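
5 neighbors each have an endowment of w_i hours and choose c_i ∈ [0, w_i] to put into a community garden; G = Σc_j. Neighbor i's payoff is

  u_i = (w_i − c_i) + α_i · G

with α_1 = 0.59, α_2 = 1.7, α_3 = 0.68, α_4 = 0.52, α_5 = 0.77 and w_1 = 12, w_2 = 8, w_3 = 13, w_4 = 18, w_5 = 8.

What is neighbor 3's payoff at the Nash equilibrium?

∂u_i/∂c_i = α_i − 1, so neighbor i contributes w_i if α_i > 1, else 0.
α_i > 1 for i ∈ {2}; NE contributions (0, 8, 0, 0, 0), G = 8.
u_3 = (13 − 0) + 0.68·8 = 18.44.

18.44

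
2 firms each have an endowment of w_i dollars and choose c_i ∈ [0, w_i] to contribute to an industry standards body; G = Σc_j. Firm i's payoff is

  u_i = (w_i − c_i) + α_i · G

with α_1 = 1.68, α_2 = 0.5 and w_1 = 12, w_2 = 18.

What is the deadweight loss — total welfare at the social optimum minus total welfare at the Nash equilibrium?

∂u_i/∂c_i = α_i − 1, so firm i contributes w_i if α_i > 1, else 0.
α_i > 1 for i ∈ {1}; NE contributions (12, 0), G = 12.
W^NE = Σw_i − G^NE + (Σα_i)·G^NE = 30 + 1.18·12 = 44.16.
Planner: ∂(Σu_j)/∂c_i = Σα_j − 1 = 1.18 > 0, so everyone contributes w_i; G^SO = 30, W^SO = 30 + 1.18·30 = 65.4.
Deadweight loss = 21.24.

21.24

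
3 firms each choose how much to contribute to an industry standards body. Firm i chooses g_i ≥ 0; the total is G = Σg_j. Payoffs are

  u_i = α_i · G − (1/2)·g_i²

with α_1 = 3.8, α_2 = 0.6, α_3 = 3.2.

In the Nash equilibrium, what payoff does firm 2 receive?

Firm i's FOC: ∂u_i/∂g_i = α_i − g_i = 0, so g_i* = α_i.
NE contributions = (3.8, 0.6, 3.2); G = 7.6.
u_2 = α_2·G − ½·(g_2)² = 0.6·7.6 − ½·0.6² = 4.38.

4.38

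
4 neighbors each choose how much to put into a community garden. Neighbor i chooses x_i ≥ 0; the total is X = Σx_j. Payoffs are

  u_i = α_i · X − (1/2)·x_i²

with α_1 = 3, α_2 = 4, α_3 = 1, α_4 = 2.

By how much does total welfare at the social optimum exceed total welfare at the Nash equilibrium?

115

Neighbor i's FOC: ∂u_i/∂x_i = α_i − x_i = 0, so x_i* = α_i.
NE contributions = (3, 4, 1, 2); X = 10.
W^NE = (Σα)·X − ½Σα_i² = 10² − ½·30 = 85.
Planner sets x_i = Σα_j = 10 for every i, so X^SO = 4·10 = 40.
W^SO = (Σα)·X^SO − ½·4·(Σα)² = (4/2)·10² = 200.
Deadweight loss = W^SO − W^NE = 115.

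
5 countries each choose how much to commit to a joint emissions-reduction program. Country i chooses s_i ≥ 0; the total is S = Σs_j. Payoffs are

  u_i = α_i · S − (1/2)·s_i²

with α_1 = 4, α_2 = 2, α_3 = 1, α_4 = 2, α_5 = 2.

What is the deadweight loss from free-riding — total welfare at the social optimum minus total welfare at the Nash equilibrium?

196

Country i's FOC: ∂u_i/∂s_i = α_i − s_i = 0, so s_i* = α_i.
NE contributions = (4, 2, 1, 2, 2); S = 11.
W^NE = (Σα)·S − ½Σα_i² = 11² − ½·29 = 106.5.
Planner sets s_i = Σα_j = 11 for every i, so S^SO = 5·11 = 55.
W^SO = (Σα)·S^SO − ½·5·(Σα)² = (5/2)·11² = 302.5.
Deadweight loss = W^SO − W^NE = 196.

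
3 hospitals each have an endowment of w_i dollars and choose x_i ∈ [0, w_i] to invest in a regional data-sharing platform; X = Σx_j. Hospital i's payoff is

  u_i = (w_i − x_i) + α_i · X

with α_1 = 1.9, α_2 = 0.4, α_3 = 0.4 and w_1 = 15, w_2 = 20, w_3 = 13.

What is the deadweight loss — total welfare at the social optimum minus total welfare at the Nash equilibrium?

∂u_i/∂x_i = α_i − 1, so hospital i contributes w_i if α_i > 1, else 0.
α_i > 1 for i ∈ {1}; NE contributions (15, 0, 0), X = 15.
W^NE = Σw_i − X^NE + (Σα_i)·X^NE = 48 + 1.7·15 = 73.5.
Planner: ∂(Σu_j)/∂x_i = Σα_j − 1 = 1.7 > 0, so everyone contributes w_i; X^SO = 48, W^SO = 48 + 1.7·48 = 129.6.
Deadweight loss = 56.1.

56.1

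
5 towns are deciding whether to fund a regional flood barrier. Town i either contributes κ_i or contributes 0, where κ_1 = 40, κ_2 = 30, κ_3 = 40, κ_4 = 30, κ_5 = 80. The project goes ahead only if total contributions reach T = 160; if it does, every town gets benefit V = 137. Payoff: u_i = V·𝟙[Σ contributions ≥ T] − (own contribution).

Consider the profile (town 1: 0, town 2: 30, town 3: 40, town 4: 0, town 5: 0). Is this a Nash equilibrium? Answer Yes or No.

Total = 70 < 160: not provided.
Town 1 (pledges 0, payoff 0): pledging 40 → total 110, payoff -40. No gain.
Town 2 (pledges 30, payoff -30): dropping to 0 → total 40, payoff 0. Profitable deviation.

No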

------------------------------------

*About this exercise*
Reproduce every line above that contains the string "with".

*Result*
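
with α_1 = 0.59, α_2 = 1.7, α_3 = 0.68, α_4 = 0.52, α_5 = 0.77 and w_1 = 12, w_2 = 8, w_3 = 13, w_4 = 18, w_5 = 8.
with α_1 = 1.68, α_2 = 0.5 and w_1 = 12, w_2 = 18.
with α_1 = 3.8, α_2 = 0.6, α_3 = 3.2.
with α_1 = 3, α_2 = 4, α_3 = 1, α_4 = 2.
with α_1 = 4, α_2 = 2, α_3 = 1, α_4 = 2, α_5 = 2.
with α_1 = 1.9, α_2 = 0.4, α_3 = 0.4 and w_1 = 15, w_2 = 20, w_3 = 13.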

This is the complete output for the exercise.